Exercise details: Each line below containing the word "together" needs to be shown.

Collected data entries
########################################

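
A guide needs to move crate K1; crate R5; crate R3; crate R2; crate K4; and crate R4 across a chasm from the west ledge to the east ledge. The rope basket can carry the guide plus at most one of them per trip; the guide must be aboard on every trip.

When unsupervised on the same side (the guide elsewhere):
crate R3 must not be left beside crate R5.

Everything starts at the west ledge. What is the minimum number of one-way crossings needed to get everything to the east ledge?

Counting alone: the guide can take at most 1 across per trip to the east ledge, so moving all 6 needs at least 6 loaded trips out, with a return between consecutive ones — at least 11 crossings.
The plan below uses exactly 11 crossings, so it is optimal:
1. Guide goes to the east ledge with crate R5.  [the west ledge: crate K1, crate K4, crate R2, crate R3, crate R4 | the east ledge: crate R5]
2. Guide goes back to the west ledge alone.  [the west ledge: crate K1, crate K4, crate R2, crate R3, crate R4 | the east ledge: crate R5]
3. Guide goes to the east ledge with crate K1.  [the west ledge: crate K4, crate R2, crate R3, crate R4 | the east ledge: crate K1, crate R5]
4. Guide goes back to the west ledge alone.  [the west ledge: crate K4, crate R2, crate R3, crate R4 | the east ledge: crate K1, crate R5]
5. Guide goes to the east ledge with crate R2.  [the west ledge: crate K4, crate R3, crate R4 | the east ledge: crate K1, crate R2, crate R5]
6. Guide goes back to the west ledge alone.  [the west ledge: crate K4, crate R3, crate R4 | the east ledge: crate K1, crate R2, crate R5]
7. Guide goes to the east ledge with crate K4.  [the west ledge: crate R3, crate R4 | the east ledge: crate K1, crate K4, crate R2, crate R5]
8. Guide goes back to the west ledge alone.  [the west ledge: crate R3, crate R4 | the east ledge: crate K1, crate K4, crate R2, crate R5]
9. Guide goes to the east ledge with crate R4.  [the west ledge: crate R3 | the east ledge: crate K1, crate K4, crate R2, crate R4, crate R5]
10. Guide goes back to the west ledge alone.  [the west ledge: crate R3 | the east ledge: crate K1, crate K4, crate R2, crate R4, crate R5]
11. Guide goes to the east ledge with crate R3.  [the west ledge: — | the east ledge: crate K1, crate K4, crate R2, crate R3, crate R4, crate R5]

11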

########################################

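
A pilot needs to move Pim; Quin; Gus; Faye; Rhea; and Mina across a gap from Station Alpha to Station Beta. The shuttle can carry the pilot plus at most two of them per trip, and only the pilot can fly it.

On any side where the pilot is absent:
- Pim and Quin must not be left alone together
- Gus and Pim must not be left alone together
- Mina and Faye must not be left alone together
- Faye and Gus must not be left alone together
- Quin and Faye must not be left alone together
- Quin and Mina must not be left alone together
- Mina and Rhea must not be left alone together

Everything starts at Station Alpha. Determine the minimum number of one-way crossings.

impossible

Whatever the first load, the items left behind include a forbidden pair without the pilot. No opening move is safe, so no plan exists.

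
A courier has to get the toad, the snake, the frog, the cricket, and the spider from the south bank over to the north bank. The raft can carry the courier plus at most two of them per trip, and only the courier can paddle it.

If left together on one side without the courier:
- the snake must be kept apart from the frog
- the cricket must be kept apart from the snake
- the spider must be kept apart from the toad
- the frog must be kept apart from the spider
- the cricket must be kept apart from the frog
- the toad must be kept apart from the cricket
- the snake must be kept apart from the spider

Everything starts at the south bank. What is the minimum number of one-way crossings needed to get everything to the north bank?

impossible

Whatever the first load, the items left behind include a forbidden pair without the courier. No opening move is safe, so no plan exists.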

########################################

Response area:
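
- Pim and Quin must not be left alone together
- Gus and Pim must not be left alone together
- Mina and Faye must not be left alone together
- Faye and Gus must not be left alone together
- Quin and Faye must not be left alone together
- Quin and Mina must not be left alone together
- Mina and Rhea must not be left alone together
If left together on one side without the courier: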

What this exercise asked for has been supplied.